# DATA
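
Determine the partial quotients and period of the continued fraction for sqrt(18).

[4; (4, 8)]

Write x_i = (sqrt(18) + m_i)/d_i with (m_0, d_0) = (0, 1). a_0 = floor(sqrt(18)) = 4, since 4^2 = 16 <= 18 < 25 = 5^2.
Iterate m_{i+1} = d_i*a_i - m_i, d_{i+1} = (18 - m_{i+1}^2)/d_i, a_{i+1} = floor((a_0 + m_{i+1})/d_{i+1}):
  m_1 = 1*4 - 0 = 4, d_1 = (18 - 4^2)/1 = 2/1 = 2, a_1 = floor((4 + 4)/2) = 4.
  m_2 = 2*4 - 4 = 4, d_2 = (18 - 4^2)/2 = 2/2 = 1, a_2 = floor((4 + 4)/1) = 8.
  m_3 = 1*8 - 4 = 4, d_3 = (18 - 4^2)/1 = 2/1 = 2: (m_3, d_3) = (m_1, d_1) = (4, 2), so from here the quotients repeat a_1, a_2; the period length is 2.
Hence the expansion of sqrt(18) is a_0 = 4 followed by the repeating block 4, 8 (period 2).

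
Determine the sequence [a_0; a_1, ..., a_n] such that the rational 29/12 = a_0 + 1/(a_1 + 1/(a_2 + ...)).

Run the Euclidean algorithm on 29 and 12; the successive quotients are the partial quotients a_0, a_1, ... (each step inverts the fractional part left over by the previous one):
  29 = 2*12 + 5, so a_0 = 2.
  12 = 2*5 + 2, so a_1 = 2.
  5 = 2*2 + 1, so a_2 = 2.
  2 = 2*1 + 0, so a_3 = 2.
The remainder reaches 0 after 4 divisions, so the expansion has 4 partial quotients, read off in order.

[2; 2, 2, 2]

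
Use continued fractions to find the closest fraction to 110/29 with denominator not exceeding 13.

19/5

Expand x = 110/29 as a continued fraction with the Euclidean algorithm:
  110 = 3*29 + 23, so a_0 = 3.
  29 = 1*23 + 6, so a_1 = 1.
  23 = 3*6 + 5, so a_2 = 3.
  6 = 1*5 + 1, so a_3 = 1.
  5 = 5*1 + 0, so a_4 = 5.
so x = [3; 1, 3, 1, 5].
Convergents (p_i = a_i*p_{i-1} + p_{i-2}, q_i = a_i*q_{i-1} + q_{i-2} with p_{-2}=0, p_{-1}=1, q_{-2}=1, q_{-1}=0), until the denominator exceeds 13:
  i=0: a_0=3, p_0 = 3*1 + 0 = 3, q_0 = 3*0 + 1 = 1.
  i=1: a_1=1, p_1 = 1*3 + 1 = 4, q_1 = 1*1 + 0 = 1.
  i=2: a_2=3, p_2 = 3*4 + 3 = 15, q_2 = 3*1 + 1 = 4.
  i=3: a_3=1, p_3 = 1*15 + 4 = 19, q_3 = 1*4 + 1 = 5.
  i=4: a_4=5, p_4 = 5*19 + 15 = 110, q_4 = 5*5 + 4 = 29.
q_4 = 29 > 13, so the last convergent with denominator <= 13 is p_3/q_3 = 19/5.
The closest fraction with denominator <= 13 is either p_3/q_3 or the intermediate fraction (k*p_3 + p_2)/(k*q_3 + q_2) with the largest k >= 1 whose denominator stays <= 13; these approach x as k grows, and every other convergent or intermediate fraction in range is farther away.
Largest k: floor((13 - q_2)/q_3) = floor((13 - 4)/5) = 1.
That gives (1*19 + 15)/(1*5 + 4) = 34/9.
Compare the errors: |x - 19/5| = |110*5 - 19*29|/(29*5) = 1/145, and |x - 34/9| = |110*9 - 34*29|/(29*9) = 4/261.
Cross-multiplying, 1*261 = 261 < 580 = 4*145, so 1/145 is smaller: the convergent 19/5 is closer to x than 34/9.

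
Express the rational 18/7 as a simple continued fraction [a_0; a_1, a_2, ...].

Run the Euclidean algorithm on 18 and 7; the successive quotients are the partial quotients a_0, a_1, ... (each step inverts the fractional part left over by the previous one):
  18 = 2*7 + 4, so a_0 = 2.
  7 = 1*4 + 3, so a_1 = 1.
  4 = 1*3 + 1, so a_2 = 1.
  3 = 3*1 + 0, so a_3 = 3.
The remainder reaches 0 after 4 divisions, so the expansion has 4 partial quotients, read off in order.

[2; 1, 1, 3]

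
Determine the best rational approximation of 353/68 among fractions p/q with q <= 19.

83/16

Expand x = 353/68 as a continued fraction with the Euclidean algorithm:
  353 = 5*68 + 13, so a_0 = 5.
  68 = 5*13 + 3, so a_1 = 5.
  13 = 4*3 + 1, so a_2 = 4.
  3 = 3*1 + 0, so a_3 = 3.
so x = [5; 5, 4, 3].
Convergents (p_i = a_i*p_{i-1} + p_{i-2}, q_i = a_i*q_{i-1} + q_{i-2} with p_{-2}=0, p_{-1}=1, q_{-2}=1, q_{-1}=0), until the denominator exceeds 19:
  i=0: a_0=5, p_0 = 5*1 + 0 = 5, q_0 = 5*0 + 1 = 1.
  i=1: a_1=5, p_1 = 5*5 + 1 = 26, q_1 = 5*1 + 0 = 5.
  i=2: a_2=4, p_2 = 4*26 + 5 = 109, q_2 = 4*5 + 1 = 21.
q_2 = 21 > 19, so the last convergent with denominator <= 19 is p_1/q_1 = 26/5.
The closest fraction with denominator <= 19 is either p_1/q_1 or the intermediate fraction (k*p_1 + p_0)/(k*q_1 + q_0) with the largest k >= 1 whose denominator stays <= 19; these approach x as k grows, and every other convergent or intermediate fraction in range is farther away.
Largest k: floor((19 - q_0)/q_1) = floor((19 - 1)/5) = 3.
That gives (3*26 + 5)/(3*5 + 1) = 83/16.
Compare the errors: |x - 26/5| = |353*5 - 26*68|/(68*5) = 3/340, and |x - 83/16| = |353*16 - 83*68|/(68*16) = 4/1088.
Cross-multiplying, 4*340 = 1360 < 3264 = 3*1088, so 4/1088 is smaller: the intermediate fraction 83/16 is closer to x than 26/5.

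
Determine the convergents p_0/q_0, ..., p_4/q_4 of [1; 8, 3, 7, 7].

Using the convergent recurrence p_i = a_i*p_{i-1} + p_{i-2}, q_i = a_i*q_{i-1} + q_{i-2} with p_{-2}=0, p_{-1}=1, q_{-2}=1, q_{-1}=0:
  i=0: a_0=1, p_0 = 1*1 + 0 = 1, q_0 = 1*0 + 1 = 1.
  i=1: a_1=8, p_1 = 8*1 + 1 = 9, q_1 = 8*1 + 0 = 8.
  i=2: a_2=3, p_2 = 3*9 + 1 = 28, q_2 = 3*8 + 1 = 25.
  i=3: a_3=7, p_3 = 7*28 + 9 = 205, q_3 = 7*25 + 8 = 183.
  i=4: a_4=7, p_4 = 7*205 + 28 = 1463, q_4 = 7*183 + 25 = 1306.

1/1, 9/8, 28/25, 205/183, 1463/1306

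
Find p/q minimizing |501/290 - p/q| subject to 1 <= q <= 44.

19/11

Expand x = 501/290 as a continued fraction with the Euclidean algorithm:
  501 = 1*290 + 211, so a_0 = 1.
  290 = 1*211 + 79, so a_1 = 1.
  211 = 2*79 + 53, so a_2 = 2.
  79 = 1*53 + 26, so a_3 = 1.
  53 = 2*26 + 1, so a_4 = 2.
  26 = 26*1 + 0, so a_5 = 26.
so x = [1; 1, 2, 1, 2, 26].
Convergents (p_i = a_i*p_{i-1} + p_{i-2}, q_i = a_i*q_{i-1} + q_{i-2} with p_{-2}=0, p_{-1}=1, q_{-2}=1, q_{-1}=0), until the denominator exceeds 44:
  i=0: a_0=1, p_0 = 1*1 + 0 = 1, q_0 = 1*0 + 1 = 1.
  i=1: a_1=1, p_1 = 1*1 + 1 = 2, q_1 = 1*1 + 0 = 1.
  i=2: a_2=2, p_2 = 2*2 + 1 = 5, q_2 = 2*1 + 1 = 3.
  i=3: a_3=1, p_3 = 1*5 + 2 = 7, q_3 = 1*3 + 1 = 4.
  i=4: a_4=2, p_4 = 2*7 + 5 = 19, q_4 = 2*4 + 3 = 11.
  i=5: a_5=26, p_5 = 26*19 + 7 = 501, q_5 = 26*11 + 4 = 290.
q_5 = 290 > 44, so the last convergent with denominator <= 44 is p_4/q_4 = 19/11.
The closest fraction with denominator <= 44 is either p_4/q_4 or the intermediate fraction (k*p_4 + p_3)/(k*q_4 + q_3) with the largest k >= 1 whose denominator stays <= 44; these approach x as k grows, and every other convergent or intermediate fraction in range is farther away.
Largest k: floor((44 - q_3)/q_4) = floor((44 - 4)/11) = 3.
That gives (3*19 + 7)/(3*11 + 4) = 64/37.
Compare the errors: |x - 19/11| = |501*11 - 19*290|/(290*11) = 1/3190, and |x - 64/37| = |501*37 - 64*290|/(290*37) = 23/10730.
Cross-multiplying, 1*10730 = 10730 < 73370 = 23*3190, so 1/3190 is smaller: the convergent 19/11 is closer to x than 64/37.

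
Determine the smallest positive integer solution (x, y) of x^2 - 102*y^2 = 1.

(x, y) = (101, 10)

First expand sqrt(102) as a continued fraction. With x_i = (sqrt(102) + m_i)/d_i and (m_0, d_0) = (0, 1): a_0 = floor(sqrt(102)) = 10, since 10^2 = 100 <= 102 < 121 = 11^2.
Iterate m_{i+1} = d_i*a_i - m_i, d_{i+1} = (102 - m_{i+1}^2)/d_i, a_{i+1} = floor((a_0 + m_{i+1})/d_{i+1}):
  m_1 = 1*10 - 0 = 10, d_1 = (102 - 10^2)/1 = 2/1 = 2, a_1 = floor((10 + 10)/2) = 10.
  m_2 = 2*10 - 10 = 10, d_2 = (102 - 10^2)/2 = 2/2 = 1, a_2 = floor((10 + 10)/1) = 20.
  m_3 = 1*20 - 10 = 10, d_3 = (102 - 10^2)/1 = 2/1 = 2: (m_3, d_3) = (m_1, d_1) = (10, 2), so from here the quotients repeat a_1, a_2; the period length is 2.
So sqrt(102) = [10; (10, 20)] with period length k = 2.
k is even, so the fundamental solution of x^2 - 102y^2 = 1 is (p_{k-1}, q_{k-1}) = (p_1, q_1); compute convergents through index 1.
Convergents (p_i = a_i*p_{i-1} + p_{i-2}, q_i = a_i*q_{i-1} + q_{i-2} with p_{-2}=0, p_{-1}=1, q_{-2}=1, q_{-1}=0):
  i=0: a_0=10, p_0 = 10*1 + 0 = 10, q_0 = 10*0 + 1 = 1.
  i=1: a_1=10, p_1 = 10*10 + 1 = 101, q_1 = 10*1 + 0 = 10.
Check: 101^2 - 102*10^2 = 10201 - 10200 = 1, so (x, y) = (101, 10) solves the equation, and by the theorem it is the least positive solution.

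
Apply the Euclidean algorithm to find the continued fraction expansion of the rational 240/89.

[2; 1, 2, 3, 2, 1, 2]

Run the Euclidean algorithm on 240 and 89; the successive quotients are the partial quotients a_0, a_1, ... (each step inverts the fractional part left over by the previous one):
  240 = 2*89 + 62, so a_0 = 2.
  89 = 1*62 + 27, so a_1 = 1.
  62 = 2*27 + 8, so a_2 = 2.
  27 = 3*8 + 3, so a_3 = 3.
  8 = 2*3 + 2, so a_4 = 2.
  3 = 1*2 + 1, so a_5 = 1.
  2 = 2*1 + 0, so a_6 = 2.
The remainder reaches 0 after 7 divisions, so the expansion has 7 partial quotients, read off in order.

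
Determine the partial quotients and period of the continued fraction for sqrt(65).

Write x_i = (sqrt(65) + m_i)/d_i with (m_0, d_0) = (0, 1). a_0 = floor(sqrt(65)) = 8, since 8^2 = 64 <= 65 < 81 = 9^2.
Iterate m_{i+1} = d_i*a_i - m_i, d_{i+1} = (65 - m_{i+1}^2)/d_i, a_{i+1} = floor((a_0 + m_{i+1})/d_{i+1}):
  m_1 = 1*8 - 0 = 8, d_1 = (65 - 8^2)/1 = 1/1 = 1, a_1 = floor((8 + 8)/1) = 16.
  m_2 = 1*16 - 8 = 8, d_2 = (65 - 8^2)/1 = 1/1 = 1: (m_2, d_2) = (m_1, d_1) = (8, 1), so from here the quotient a_1 repeats; the period length is 1.
Hence the expansion of sqrt(65) is a_0 = 8 followed by the repeating block 16 (period 1).

[8; (16)]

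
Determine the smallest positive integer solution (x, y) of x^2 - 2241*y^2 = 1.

(x, y) = (8553815, 180692)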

# EXERCISE DETAILS
The expected output is the lines from the one holding "Apply the Euclidean" through the last line of the data, exactly as they appear, with nothing before or after.

# TASK RESULT
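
Apply the Euclidean algorithm to find the continued fraction expansion of the rational 240/89.

[2; 1, 2, 3, 2, 1, 2]

Run the Euclidean algorithm on 240 and 89; the successive quotients are the partial quotients a_0, a_1, ... (each step inverts the fractional part left over by the previous one):
  240 = 2*89 + 62, so a_0 = 2.
  89 = 1*62 + 27, so a_1 = 1.
  62 = 2*27 + 8, so a_2 = 2.
  27 = 3*8 + 3, so a_3 = 3.
  8 = 2*3 + 2, so a_4 = 2.
  3 = 1*2 + 1, so a_5 = 1.
  2 = 2*1 + 0, so a_6 = 2.
The remainder reaches 0 after 7 divisions, so the expansion has 7 partial quotients, read off in order.

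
Determine the partial quotients and period of the continued fraction for sqrt(65).

Write x_i = (sqrt(65) + m_i)/d_i with (m_0, d_0) = (0, 1). a_0 = floor(sqrt(65)) = 8, since 8^2 = 64 <= 65 < 81 = 9^2.
Iterate m_{i+1} = d_i*a_i - m_i, d_{i+1} = (65 - m_{i+1}^2)/d_i, a_{i+1} = floor((a_0 + m_{i+1})/d_{i+1}):
  m_1 = 1*8 - 0 = 8, d_1 = (65 - 8^2)/1 = 1/1 = 1, a_1 = floor((8 + 8)/1) = 16.
  m_2 = 1*16 - 8 = 8, d_2 = (65 - 8^2)/1 = 1/1 = 1: (m_2, d_2) = (m_1, d_1) = (8, 1), so from here the quotient a_1 repeats; the period length is 1.
Hence the expansion of sqrt(65) is a_0 = 8 followed by the repeating block 16 (period 1).

[8; (16)]

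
Determine the smallest positive integer solution (x, y) of x^2 - 2241*y^2 = 1.

(x, y) = (8553815, 180692)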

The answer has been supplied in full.